INSTRUCTIONS FOR THE TASK:
Exactly as given, output all the records that follow.

*** Block opens ***

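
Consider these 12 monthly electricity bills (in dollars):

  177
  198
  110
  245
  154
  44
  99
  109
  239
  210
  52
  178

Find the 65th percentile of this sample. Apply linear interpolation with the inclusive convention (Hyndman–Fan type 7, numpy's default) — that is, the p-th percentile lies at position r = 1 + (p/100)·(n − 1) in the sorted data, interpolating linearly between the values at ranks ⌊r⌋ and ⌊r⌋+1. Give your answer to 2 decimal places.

181.00

Sorted: 44, 52, 99, 109, 110, 154, 177, 178, 198, 210, 239, 245.
n = 12.
r = 1 + (65/100)·(12 − 1) = 1 + 7.15 = 8.15.
Rank 8 is 178 and rank 9 is 198.
Interpolate: 178 + 0.15·(198 − 178) = 178 + 0.15·20 = 181.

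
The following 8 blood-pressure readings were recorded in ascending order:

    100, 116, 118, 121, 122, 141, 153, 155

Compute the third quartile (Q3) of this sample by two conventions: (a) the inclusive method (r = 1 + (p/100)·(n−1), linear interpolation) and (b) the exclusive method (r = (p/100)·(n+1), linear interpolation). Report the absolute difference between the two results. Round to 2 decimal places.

6.00

n = 8.
(a) r = 6.25; between ranks 6 (141) and 7 (153): 144.
(b) r = 6.75; between ranks 6 (141) and 7 (153): 150.
|144 − 150| = 6.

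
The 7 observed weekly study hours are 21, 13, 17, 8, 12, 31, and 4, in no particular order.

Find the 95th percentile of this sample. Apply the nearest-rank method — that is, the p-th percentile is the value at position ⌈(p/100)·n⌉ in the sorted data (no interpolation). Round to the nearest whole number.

31

Sorted: 4, 8, 12, 13, 17, 21, 31.
n = 7.
Position = ⌈95/100 · 7⌉ = ⌈6.65⌉ = 7.
The value at rank 7 is 31.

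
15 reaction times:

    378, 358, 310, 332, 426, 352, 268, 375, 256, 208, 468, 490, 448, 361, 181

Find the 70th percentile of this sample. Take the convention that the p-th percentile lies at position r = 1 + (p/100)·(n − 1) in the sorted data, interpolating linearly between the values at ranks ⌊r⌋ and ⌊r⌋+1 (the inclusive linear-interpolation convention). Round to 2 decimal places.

377.40

Sorted: 181, 208, 256, 268, 310, 332, 352, 358, 361, 375, 378, 426, 448, 468, 490.
n = 15.
r = 1 + (70/100)·(15 − 1) = 1 + 9.8 = 10.8.
Rank 10 is 375 and rank 11 is 378.
Interpolate: 375 + 0.8·(378 − 375) = 375 + 0.8·3 = 377.4.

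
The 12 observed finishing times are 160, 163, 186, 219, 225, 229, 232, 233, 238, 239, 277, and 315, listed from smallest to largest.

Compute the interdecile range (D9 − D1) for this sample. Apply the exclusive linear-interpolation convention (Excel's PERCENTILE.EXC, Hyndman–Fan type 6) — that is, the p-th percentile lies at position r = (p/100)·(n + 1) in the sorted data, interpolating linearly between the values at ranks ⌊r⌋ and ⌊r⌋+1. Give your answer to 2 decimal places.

142.70

n = 12.
P10: r = 1.3; ranks 1–2 are 160, 163; interpolating gives 160.9.
P90: r = 11.7; ranks 11–12 are 277, 315; interpolating gives 303.6.
Difference: 303.6 − 160.9 = 142.7.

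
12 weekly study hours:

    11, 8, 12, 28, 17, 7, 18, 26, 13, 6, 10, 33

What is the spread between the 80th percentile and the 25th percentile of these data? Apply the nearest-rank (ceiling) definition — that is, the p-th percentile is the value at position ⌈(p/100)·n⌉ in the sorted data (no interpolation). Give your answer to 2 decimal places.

Sorted: 6, 7, 8, 10, 11, 12, 13, 17, 18, 26, 28, 33.
n = 12.
P25: rank ⌈25/100·12⌉ = 3 → 8.
P80: rank ⌈80/100·12⌉ = 10 → 26.
Difference: 26 − 8 = 18.

18.00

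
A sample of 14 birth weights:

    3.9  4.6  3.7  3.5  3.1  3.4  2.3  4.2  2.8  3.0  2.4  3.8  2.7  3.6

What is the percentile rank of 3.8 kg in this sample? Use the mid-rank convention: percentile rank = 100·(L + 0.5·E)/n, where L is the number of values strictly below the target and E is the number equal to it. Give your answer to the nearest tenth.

75.0

Sorted: 2.3, 2.4, 2.7, 2.8, 3.0, 3.1, 3.4, 3.5, 3.6, 3.7, 3.8, 3.9, 4.2, 4.6.
Count below 3.8: L = 10; count equal: E = 1; n = 14.
Percentile rank = 100·(10 + 0.5·1)/14 = 100·10.5/14 = 75.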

*** Block closes ***

REPLY TO THE EXERCISE:
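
Consider these 12 monthly electricity bills (in dollars):

  177
  198
  110
  245
  154
  44
  99
  109
  239
  210
  52
  178

Find the 65th percentile of this sample. Apply linear interpolation with the inclusive convention (Hyndman–Fan type 7, numpy's default) — that is, the p-th percentile lies at position r = 1 + (p/100)·(n − 1) in the sorted data, interpolating linearly between the values at ranks ⌊r⌋ and ⌊r⌋+1. Give your answer to 2 decimal places.

181.00

Sorted: 44, 52, 99, 109, 110, 154, 177, 178, 198, 210, 239, 245.
n = 12.
r = 1 + (65/100)·(12 − 1) = 1 + 7.15 = 8.15.
Rank 8 is 178 and rank 9 is 198.
Interpolate: 178 + 0.15·(198 − 178) = 178 + 0.15·20 = 181.

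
The following 8 blood-pressure readings were recorded in ascending order:

    100, 116, 118, 121, 122, 141, 153, 155

Compute the third quartile (Q3) of this sample by two conventions: (a) the inclusive method (r = 1 + (p/100)·(n−1), linear interpolation) and (b) the exclusive method (r = (p/100)·(n+1), linear interpolation). Report the absolute difference between the two results. Round to 2 decimal places.

6.00

n = 8.
(a) r = 6.25; between ranks 6 (141) and 7 (153): 144.
(b) r = 6.75; between ranks 6 (141) and 7 (153): 150.
|144 − 150| = 6.

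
The 7 observed weekly study hours are 21, 13, 17, 8, 12, 31, and 4, in no particular order.

Find the 95th percentile of this sample. Apply the nearest-rank method — that is, the p-th percentile is the value at position ⌈(p/100)·n⌉ in the sorted data (no interpolation). Round to the nearest whole number.

31

Sorted: 4, 8, 12, 13, 17, 21, 31.
n = 7.
Position = ⌈95/100 · 7⌉ = ⌈6.65⌉ = 7.
The value at rank 7 is 31.

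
15 reaction times:

    378, 358, 310, 332, 426, 352, 268, 375, 256, 208, 468, 490, 448, 361, 181

Find the 70th percentile of this sample. Take the convention that the p-th percentile lies at position r = 1 + (p/100)·(n − 1) in the sorted data, interpolating linearly between the values at ranks ⌊r⌋ and ⌊r⌋+1 (the inclusive linear-interpolation convention). Round to 2 decimal places.

377.40

Sorted: 181, 208, 256, 268, 310, 332, 352, 358, 361, 375, 378, 426, 448, 468, 490.
n = 15.
r = 1 + (70/100)·(15 − 1) = 1 + 9.8 = 10.8.
Rank 10 is 375 and rank 11 is 378.
Interpolate: 375 + 0.8·(378 − 375) = 375 + 0.8·3 = 377.4.

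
The 12 observed finishing times are 160, 163, 186, 219, 225, 229, 232, 233, 238, 239, 277, and 315, listed from smallest to largest.

Compute the interdecile range (D9 − D1) for this sample. Apply the exclusive linear-interpolation convention (Excel's PERCENTILE.EXC, Hyndman–Fan type 6) — that is, the p-th percentile lies at position r = (p/100)·(n + 1) in the sorted data, interpolating linearly between the values at ranks ⌊r⌋ and ⌊r⌋+1. Give your answer to 2 decimal places.

142.70

n = 12.
P10: r = 1.3; ranks 1–2 are 160, 163; interpolating gives 160.9.
P90: r = 11.7; ranks 11–12 are 277, 315; interpolating gives 303.6.
Difference: 303.6 − 160.9 = 142.7.

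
12 weekly study hours:

    11, 8, 12, 28, 17, 7, 18, 26, 13, 6, 10, 33

What is the spread between the 80th percentile and the 25th percentile of these data? Apply the nearest-rank (ceiling) definition — that is, the p-th percentile is the value at position ⌈(p/100)·n⌉ in the sorted data (no interpolation). Give your answer to 2 decimal places.

Sorted: 6, 7, 8, 10, 11, 12, 13, 17, 18, 26, 28, 33.
n = 12.
P25: rank ⌈25/100·12⌉ = 3 → 8.
P80: rank ⌈80/100·12⌉ = 10 → 26.
Difference: 26 − 8 = 18.

18.00

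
A sample of 14 birth weights:

    3.9  4.6  3.7  3.5  3.1  3.4  2.3  4.2  2.8  3.0  2.4  3.8  2.7  3.6

What is the percentile rank of 3.8 kg in this sample? Use the mid-rank convention: percentile rank = 100·(L + 0.5·E)/n, where L is the number of values strictly below the target and E is the number equal to it. Give your answer to the nearest tenth.

75.0

Sorted: 2.3, 2.4, 2.7, 2.8, 3.0, 3.1, 3.4, 3.5, 3.6, 3.7, 3.8, 3.9, 4.2, 4.6.
Count below 3.8: L = 10; count equal: E = 1; n = 14.
Percentile rank = 100·(10 + 0.5·1)/14 = 100·10.5/14 = 75.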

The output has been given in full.